Stored items
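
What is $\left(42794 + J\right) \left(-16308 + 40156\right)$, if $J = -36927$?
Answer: $139916216$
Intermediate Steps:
$\left(42794 + J\right) \left(-16308 + 40156\right) = \left(42794 - 36927\right) \left(-16308 + 40156\right) = 5867 \cdot 23848 = 139916216$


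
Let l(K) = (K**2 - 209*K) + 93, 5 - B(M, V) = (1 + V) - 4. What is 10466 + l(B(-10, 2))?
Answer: 9341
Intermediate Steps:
B(M, V) = 8 - V (B(M, V) = 5 - ((1 + V) - 4) = 5 - (-3 + V) = 5 + (3 - V) = 8 - V)
l(K) = 93 + K**2 - 209*K
10466 + l(B(-10, 2)) = 10466 + (93 + (8 - 1*2)**2 - 209*(8 - 1*2)) = 10466 + (93 + (8 - 2)**2 - 209*(8 - 2)) = 10466 + (93 + 6**2 - 209*6) = 10466 + (93 + 36 - 1254) = 10466 - 1125 = 9341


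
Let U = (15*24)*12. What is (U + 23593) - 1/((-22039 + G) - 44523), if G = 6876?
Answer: 1666015319/59686 ≈ 27913.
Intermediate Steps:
U = 4320 (U = 360*12 = 4320)
(U + 23593) - 1/((-22039 + G) - 44523) = (4320 + 23593) - 1/((-22039 + 6876) - 44523) = 27913 - 1/(-15163 - 44523) = 27913 - 1/(-59686) = 27913 - 1*(-1/59686) = 27913 + 1/59686 = 1666015319/59686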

- Work to be completed -
Start at the first line of the data above. Stop after the line containing "Let U = (15*24)*12.", reproducing each line exactly and adding nothing.

- Expected answer -
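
What is $\left(42794 + J\right) \left(-16308 + 40156\right)$, if $J = -36927$?
Answer: $139916216$
Intermediate Steps:
$\left(42794 + J\right) \left(-16308 + 40156\right) = \left(42794 - 36927\right) \left(-16308 + 40156\right) = 5867 \cdot 23848 = 139916216$


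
Let l(K) = (K**2 - 209*K) + 93, 5 - B(M, V) = (1 + V) - 4. What is 10466 + l(B(-10, 2))?
Answer: 9341
Intermediate Steps:
B(M, V) = 8 - V (B(M, V) = 5 - ((1 + V) - 4) = 5 - (-3 + V) = 5 + (3 - V) = 8 - V)
l(K) = 93 + K**2 - 209*K
10466 + l(B(-10, 2)) = 10466 + (93 + (8 - 1*2)**2 - 209*(8 - 1*2)) = 10466 + (93 + (8 - 2)**2 - 209*(8 - 2)) = 10466 + (93 + 6**2 - 209*6) = 10466 + (93 + 36 - 1254) = 10466 - 1125 = 9341


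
Let U = (15*24)*12. What is (U + 23593) - 1/((-22039 + G) - 44523), if G = 6876?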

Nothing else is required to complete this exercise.